> [Dataset records]:
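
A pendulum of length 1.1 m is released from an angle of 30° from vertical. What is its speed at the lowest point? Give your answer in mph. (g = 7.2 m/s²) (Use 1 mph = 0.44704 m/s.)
h = L(1 − cosθ) = 1.1(1 − cos30°) = 0.147372 m
v = √(2gh) = √(2·7.2·0.147372) = 1.45676 m/s = 3.259 mph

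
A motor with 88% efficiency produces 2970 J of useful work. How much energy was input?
W_in = W_out/η = 2970/0.88 = 3375 J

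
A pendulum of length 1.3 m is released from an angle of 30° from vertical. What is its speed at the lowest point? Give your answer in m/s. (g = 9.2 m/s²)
h = L(1 − cosθ) = 1.3(1 − cos30°) = 0.174167 m
v = √(2gh) = √(2·9.2·0.174167) = 1.79 m/s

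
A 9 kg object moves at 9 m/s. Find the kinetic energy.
KE = ½mv² = ½(9)(9)² = 364.5 J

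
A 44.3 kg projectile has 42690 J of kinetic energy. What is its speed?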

> [Task description]:
Reproduce the entries above exactly.

> [Answer space]:
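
A pendulum of length 1.1 m is released from an angle of 30° from vertical. What is its speed at the lowest point? Give your answer in mph. (g = 7.2 m/s²) (Use 1 mph = 0.44704 m/s.)
h = L(1 − cosθ) = 1.1(1 − cos30°) = 0.147372 m
v = √(2gh) = √(2·7.2·0.147372) = 1.45676 m/s = 3.259 mph

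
A motor with 88% efficiency produces 2970 J of useful work. How much energy was input?
W_in = W_out/η = 2970/0.88 = 3375 J

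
A pendulum of length 1.3 m is released from an angle of 30° from vertical. What is its speed at the lowest point? Give your answer in m/s. (g = 9.2 m/s²)
h = L(1 − cosθ) = 1.3(1 − cos30°) = 0.174167 m
v = √(2gh) = √(2·9.2·0.174167) = 1.79 m/s

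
A 9 kg object moves at 9 m/s. Find the kinetic energy.
KE = ½mv² = ½(9)(9)² = 364.5 J

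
A 44.3 kg projectile has 42690 J of kinetic energy. What is its speed?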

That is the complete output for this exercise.